### Collected data
########

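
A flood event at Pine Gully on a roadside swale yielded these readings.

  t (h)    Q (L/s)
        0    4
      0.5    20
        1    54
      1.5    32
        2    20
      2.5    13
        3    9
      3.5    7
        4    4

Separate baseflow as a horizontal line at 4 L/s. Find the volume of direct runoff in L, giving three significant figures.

Direct-runoff ordinates (Q − Q_b): 0.0, 16.0, 50.0, 28.0, 16.0, 9.0, 5.0, 3.0, 0.0 L/s.
ΣQ_DR = 127.0 L/s.
With Δt = 0.5 h = 1800 s, V = ΣQ_DR · Δt = 127.0 × 1800 = 2.29 × 10^5 L.

V ≈ 2.29 × 10^5 L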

########

### About this task
All records above are to be printed exactly, with nothing omitted.

### Response to the exercise
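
A flood event at Pine Gully on a roadside swale yielded these readings.

  t (h)    Q (L/s)
        0    4
      0.5    20
        1    54
      1.5    32
        2    20
      2.5    13
        3    9
      3.5    7
        4    4

Separate baseflow as a horizontal line at 4 L/s. Find the volume of direct runoff in L, giving three significant figures.

Direct-runoff ordinates (Q − Q_b): 0.0, 16.0, 50.0, 28.0, 16.0, 9.0, 5.0, 3.0, 0.0 L/s.
ΣQ_DR = 127.0 L/s.
With Δt = 0.5 h = 1800 s, V = ΣQ_DR · Δt = 127.0 × 1800 = 2.29 × 10^5 L.

V ≈ 2.29 × 10^5 L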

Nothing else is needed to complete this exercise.